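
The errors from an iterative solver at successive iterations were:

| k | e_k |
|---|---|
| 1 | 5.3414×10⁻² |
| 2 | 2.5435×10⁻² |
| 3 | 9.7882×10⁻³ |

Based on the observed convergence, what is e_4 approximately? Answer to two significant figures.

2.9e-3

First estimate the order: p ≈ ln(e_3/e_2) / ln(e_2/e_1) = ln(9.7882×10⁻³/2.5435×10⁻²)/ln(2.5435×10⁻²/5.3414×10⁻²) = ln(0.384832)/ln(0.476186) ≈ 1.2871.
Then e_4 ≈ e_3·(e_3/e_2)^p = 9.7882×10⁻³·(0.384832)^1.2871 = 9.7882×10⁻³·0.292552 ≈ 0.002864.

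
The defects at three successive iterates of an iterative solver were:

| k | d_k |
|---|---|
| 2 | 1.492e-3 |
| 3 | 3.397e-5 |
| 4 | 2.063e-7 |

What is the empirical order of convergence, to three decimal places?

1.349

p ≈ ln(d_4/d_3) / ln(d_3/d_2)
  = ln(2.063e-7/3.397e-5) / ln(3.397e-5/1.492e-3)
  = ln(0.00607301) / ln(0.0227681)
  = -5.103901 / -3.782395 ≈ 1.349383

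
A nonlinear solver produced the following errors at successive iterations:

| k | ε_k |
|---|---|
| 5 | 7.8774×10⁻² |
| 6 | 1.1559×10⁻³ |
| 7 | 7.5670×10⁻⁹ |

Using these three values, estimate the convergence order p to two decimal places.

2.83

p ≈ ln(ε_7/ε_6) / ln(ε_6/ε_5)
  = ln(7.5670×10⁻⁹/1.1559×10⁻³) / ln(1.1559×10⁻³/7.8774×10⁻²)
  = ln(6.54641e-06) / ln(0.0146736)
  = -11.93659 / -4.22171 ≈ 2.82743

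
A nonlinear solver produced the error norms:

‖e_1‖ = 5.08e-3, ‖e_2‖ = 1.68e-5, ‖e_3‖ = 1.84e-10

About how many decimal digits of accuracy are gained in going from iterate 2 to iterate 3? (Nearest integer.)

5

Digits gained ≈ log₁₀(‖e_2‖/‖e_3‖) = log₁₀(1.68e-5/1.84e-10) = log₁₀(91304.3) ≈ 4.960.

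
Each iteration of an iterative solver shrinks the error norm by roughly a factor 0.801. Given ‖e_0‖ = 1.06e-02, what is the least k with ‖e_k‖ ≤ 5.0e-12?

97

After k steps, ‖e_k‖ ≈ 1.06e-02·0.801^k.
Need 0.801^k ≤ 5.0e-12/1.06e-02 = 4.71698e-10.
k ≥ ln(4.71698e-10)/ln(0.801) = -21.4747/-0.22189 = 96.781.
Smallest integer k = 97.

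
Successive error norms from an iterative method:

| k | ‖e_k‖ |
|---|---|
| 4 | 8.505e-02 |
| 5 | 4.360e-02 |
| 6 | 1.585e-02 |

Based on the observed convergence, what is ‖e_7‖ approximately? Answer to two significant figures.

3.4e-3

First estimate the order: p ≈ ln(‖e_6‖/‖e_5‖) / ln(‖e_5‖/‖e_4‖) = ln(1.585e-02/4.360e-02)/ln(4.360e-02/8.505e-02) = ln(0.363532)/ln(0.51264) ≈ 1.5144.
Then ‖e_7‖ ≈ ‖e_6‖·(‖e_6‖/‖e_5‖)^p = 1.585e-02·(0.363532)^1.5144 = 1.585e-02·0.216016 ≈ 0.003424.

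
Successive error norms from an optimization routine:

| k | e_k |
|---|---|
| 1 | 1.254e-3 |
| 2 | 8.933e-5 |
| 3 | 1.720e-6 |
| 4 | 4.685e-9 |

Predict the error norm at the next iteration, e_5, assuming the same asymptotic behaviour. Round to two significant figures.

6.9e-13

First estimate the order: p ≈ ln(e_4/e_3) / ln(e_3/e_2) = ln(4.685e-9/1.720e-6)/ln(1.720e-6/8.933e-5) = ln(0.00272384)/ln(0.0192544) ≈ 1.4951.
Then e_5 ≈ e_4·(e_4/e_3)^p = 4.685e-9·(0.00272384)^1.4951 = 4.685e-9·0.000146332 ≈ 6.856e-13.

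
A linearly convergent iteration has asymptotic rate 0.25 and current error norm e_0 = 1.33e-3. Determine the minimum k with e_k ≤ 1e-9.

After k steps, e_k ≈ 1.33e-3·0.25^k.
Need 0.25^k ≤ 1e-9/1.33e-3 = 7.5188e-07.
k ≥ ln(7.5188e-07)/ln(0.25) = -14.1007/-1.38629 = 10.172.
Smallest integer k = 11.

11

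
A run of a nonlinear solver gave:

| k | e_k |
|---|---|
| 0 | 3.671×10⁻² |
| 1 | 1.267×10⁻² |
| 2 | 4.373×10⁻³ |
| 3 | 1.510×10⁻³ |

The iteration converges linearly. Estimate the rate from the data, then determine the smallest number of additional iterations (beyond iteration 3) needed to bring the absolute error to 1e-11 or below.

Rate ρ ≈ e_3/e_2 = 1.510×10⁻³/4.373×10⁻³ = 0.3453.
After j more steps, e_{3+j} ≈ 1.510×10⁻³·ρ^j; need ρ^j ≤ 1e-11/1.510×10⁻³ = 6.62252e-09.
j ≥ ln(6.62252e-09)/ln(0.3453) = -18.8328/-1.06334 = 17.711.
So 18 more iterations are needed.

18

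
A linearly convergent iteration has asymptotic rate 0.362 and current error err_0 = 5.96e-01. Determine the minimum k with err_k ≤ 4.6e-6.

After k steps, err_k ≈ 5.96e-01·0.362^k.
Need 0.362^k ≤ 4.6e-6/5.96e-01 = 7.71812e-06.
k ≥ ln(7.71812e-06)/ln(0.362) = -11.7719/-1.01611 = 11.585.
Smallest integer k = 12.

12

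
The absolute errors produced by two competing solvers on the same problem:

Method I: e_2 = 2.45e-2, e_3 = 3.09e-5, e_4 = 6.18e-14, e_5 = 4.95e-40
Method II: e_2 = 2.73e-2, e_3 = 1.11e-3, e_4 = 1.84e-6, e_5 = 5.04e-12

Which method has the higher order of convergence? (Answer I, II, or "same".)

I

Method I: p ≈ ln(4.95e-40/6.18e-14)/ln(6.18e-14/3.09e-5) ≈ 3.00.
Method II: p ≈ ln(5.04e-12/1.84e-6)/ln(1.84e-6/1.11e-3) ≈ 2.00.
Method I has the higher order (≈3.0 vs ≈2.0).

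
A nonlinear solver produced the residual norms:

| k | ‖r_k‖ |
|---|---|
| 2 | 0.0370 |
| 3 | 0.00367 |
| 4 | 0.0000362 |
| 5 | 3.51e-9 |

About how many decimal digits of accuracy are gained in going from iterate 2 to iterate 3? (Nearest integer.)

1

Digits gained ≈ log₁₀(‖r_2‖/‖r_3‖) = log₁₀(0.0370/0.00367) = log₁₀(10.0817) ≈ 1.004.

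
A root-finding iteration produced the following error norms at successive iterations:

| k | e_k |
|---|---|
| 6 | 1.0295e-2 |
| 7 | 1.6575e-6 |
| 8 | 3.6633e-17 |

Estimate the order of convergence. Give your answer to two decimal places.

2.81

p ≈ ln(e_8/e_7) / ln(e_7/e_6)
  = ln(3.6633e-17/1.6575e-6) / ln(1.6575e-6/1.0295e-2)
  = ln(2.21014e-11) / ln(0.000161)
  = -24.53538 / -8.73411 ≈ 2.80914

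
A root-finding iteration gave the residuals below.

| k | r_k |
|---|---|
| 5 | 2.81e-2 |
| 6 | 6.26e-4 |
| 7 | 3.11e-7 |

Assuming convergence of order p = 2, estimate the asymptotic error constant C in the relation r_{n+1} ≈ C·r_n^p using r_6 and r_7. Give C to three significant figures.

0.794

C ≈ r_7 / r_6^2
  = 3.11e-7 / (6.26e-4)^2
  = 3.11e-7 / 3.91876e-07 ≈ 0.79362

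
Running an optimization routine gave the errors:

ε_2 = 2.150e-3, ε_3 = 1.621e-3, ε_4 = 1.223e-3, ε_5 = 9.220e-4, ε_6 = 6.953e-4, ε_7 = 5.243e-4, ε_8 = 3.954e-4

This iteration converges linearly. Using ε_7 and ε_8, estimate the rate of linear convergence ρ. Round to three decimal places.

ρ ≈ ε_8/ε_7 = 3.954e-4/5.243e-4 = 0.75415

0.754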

==

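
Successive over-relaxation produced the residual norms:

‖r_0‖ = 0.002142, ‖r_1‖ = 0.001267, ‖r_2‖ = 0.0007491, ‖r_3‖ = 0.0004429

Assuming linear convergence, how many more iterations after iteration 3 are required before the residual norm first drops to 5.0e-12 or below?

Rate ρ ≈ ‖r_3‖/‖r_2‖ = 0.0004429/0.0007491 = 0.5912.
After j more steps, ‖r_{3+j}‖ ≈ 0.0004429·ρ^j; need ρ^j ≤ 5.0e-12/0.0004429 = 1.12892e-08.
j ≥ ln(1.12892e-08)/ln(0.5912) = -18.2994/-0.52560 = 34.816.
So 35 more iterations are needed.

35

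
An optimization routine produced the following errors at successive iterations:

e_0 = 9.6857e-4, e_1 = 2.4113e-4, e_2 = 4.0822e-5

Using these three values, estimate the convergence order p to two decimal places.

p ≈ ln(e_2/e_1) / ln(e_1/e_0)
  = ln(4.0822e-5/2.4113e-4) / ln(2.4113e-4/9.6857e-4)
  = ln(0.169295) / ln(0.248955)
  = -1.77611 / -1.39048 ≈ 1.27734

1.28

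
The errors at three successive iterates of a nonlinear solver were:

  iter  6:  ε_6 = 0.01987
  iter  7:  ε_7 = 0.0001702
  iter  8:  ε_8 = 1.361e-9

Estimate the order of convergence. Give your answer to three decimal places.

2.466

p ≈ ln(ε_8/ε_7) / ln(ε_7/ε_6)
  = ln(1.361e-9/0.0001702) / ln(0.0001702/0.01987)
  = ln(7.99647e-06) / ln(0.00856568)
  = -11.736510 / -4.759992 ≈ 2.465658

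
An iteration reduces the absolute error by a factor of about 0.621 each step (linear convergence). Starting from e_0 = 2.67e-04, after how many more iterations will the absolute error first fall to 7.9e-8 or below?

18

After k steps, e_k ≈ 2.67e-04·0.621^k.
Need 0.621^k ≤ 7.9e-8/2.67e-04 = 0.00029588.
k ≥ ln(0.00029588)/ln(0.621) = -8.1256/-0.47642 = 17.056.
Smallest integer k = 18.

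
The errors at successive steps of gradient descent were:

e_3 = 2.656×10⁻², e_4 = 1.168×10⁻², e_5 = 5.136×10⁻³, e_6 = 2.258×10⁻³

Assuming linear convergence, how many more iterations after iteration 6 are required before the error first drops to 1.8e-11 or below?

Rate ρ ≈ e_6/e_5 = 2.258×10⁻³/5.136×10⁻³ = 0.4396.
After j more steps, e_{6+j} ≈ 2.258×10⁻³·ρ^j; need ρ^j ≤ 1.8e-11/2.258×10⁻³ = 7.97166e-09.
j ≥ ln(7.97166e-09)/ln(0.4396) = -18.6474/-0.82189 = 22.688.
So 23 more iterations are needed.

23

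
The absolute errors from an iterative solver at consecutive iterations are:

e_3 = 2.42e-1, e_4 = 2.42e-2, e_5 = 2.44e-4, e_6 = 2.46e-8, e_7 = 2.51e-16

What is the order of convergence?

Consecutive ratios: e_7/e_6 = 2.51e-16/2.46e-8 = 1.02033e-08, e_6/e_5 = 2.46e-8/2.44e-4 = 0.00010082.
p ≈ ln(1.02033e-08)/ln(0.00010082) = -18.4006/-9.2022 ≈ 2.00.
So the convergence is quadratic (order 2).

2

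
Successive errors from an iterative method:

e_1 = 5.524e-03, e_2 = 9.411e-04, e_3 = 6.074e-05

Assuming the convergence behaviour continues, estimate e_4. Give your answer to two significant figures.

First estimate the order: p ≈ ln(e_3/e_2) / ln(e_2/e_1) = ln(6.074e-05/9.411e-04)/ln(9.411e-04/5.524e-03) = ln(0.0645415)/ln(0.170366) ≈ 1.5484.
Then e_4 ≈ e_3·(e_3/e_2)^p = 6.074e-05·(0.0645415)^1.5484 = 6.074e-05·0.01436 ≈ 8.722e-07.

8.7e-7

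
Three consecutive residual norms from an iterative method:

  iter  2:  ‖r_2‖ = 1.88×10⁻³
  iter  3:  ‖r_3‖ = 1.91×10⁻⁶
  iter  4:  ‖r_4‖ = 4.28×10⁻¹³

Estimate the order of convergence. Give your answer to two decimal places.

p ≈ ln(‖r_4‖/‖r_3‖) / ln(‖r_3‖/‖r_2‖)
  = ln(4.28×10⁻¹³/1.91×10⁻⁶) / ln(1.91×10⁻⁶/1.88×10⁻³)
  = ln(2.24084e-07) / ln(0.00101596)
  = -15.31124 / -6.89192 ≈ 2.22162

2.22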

---

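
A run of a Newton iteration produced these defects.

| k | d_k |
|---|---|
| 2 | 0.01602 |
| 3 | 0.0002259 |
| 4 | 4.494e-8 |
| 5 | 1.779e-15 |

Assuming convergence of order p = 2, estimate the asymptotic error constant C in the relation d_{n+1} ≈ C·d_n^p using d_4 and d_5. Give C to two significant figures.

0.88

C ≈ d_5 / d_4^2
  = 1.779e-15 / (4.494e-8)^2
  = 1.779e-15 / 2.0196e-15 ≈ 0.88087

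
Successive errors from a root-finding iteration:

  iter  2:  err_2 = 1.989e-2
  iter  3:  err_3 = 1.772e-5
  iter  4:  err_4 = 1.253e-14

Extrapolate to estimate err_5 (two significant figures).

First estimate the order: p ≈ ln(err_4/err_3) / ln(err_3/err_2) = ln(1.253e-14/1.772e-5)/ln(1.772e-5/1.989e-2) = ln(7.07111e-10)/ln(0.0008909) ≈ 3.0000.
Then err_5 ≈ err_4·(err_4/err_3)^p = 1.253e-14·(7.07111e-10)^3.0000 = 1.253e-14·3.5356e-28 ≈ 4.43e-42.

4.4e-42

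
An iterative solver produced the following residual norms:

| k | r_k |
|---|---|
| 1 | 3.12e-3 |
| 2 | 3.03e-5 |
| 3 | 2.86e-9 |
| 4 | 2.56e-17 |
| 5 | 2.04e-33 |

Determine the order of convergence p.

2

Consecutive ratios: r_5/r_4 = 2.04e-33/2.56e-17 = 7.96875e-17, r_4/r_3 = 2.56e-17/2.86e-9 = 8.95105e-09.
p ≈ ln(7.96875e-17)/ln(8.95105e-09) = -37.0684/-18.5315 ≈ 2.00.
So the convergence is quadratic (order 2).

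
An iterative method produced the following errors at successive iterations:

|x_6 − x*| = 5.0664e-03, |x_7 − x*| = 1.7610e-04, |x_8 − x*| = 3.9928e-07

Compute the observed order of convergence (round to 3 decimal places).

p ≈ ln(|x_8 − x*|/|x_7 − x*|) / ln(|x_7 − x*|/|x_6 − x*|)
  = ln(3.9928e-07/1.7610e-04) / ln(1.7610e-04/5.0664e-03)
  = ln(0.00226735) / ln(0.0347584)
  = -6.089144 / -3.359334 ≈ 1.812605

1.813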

# Your assignment
This exercise requires the lines of the entries containing the string "root".

# Exercise solution
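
A root-finding iteration produced the following error norms at successive iterations:
A root-finding iteration gave the residuals below.
Successive errors from a root-finding iteration: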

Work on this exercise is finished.